┌────────
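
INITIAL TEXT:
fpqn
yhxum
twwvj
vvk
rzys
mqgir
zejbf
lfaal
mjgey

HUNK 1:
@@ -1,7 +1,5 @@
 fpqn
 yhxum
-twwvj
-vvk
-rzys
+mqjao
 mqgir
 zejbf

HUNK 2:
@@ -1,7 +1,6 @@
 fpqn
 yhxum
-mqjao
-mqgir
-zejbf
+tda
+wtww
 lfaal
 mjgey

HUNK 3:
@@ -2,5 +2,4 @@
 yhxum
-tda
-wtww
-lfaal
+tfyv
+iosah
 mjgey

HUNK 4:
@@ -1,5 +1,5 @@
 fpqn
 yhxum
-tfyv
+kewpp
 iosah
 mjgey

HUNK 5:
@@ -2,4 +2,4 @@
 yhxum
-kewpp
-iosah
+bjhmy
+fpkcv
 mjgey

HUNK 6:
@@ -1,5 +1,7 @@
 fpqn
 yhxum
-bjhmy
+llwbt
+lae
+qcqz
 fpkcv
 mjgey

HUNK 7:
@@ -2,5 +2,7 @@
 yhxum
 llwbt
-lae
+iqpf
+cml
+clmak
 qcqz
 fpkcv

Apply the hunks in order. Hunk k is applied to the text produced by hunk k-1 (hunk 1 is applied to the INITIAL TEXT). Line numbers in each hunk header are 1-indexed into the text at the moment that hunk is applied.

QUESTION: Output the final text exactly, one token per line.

Answer: fpqn
yhxum
llwbt
iqpf
cml
clmak
qcqz
fpkcv
mjgey

Derivation:
Hunk 1: at line 1 remove [twwvj,vvk,rzys] add [mqjao] -> 7 lines: fpqn yhxum mqjao mqgir zejbf lfaal mjgey
Hunk 2: at line 1 remove [mqjao,mqgir,zejbf] add [tda,wtww] -> 6 lines: fpqn yhxum tda wtww lfaal mjgey
Hunk 3: at line 2 remove [tda,wtww,lfaal] add [tfyv,iosah] -> 5 lines: fpqn yhxum tfyv iosah mjgey
Hunk 4: at line 1 remove [tfyv] add [kewpp] -> 5 lines: fpqn yhxum kewpp iosah mjgey
Hunk 5: at line 2 remove [kewpp,iosah] add [bjhmy,fpkcv] -> 5 lines: fpqn yhxum bjhmy fpkcv mjgey
Hunk 6: at line 1 remove [bjhmy] add [llwbt,lae,qcqz] -> 7 lines: fpqn yhxum llwbt lae qcqz fpkcv mjgey
Hunk 7: at line 2 remove [lae] add [iqpf,cml,clmak] -> 9 lines: fpqn yhxum llwbt iqpf cml clmak qcqz fpkcv mjgey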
└────────
Scan the records for the word "INITIAL" and copy every line where it is found.

* _TASK RESULT_
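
INITIAL TEXT:
Apply the hunks in order. Hunk k is applied to the text produced by hunk k-1 (hunk 1 is applied to the INITIAL TEXT). Line numbers in each hunk header are 1-indexed into the text at the moment that hunk is applied.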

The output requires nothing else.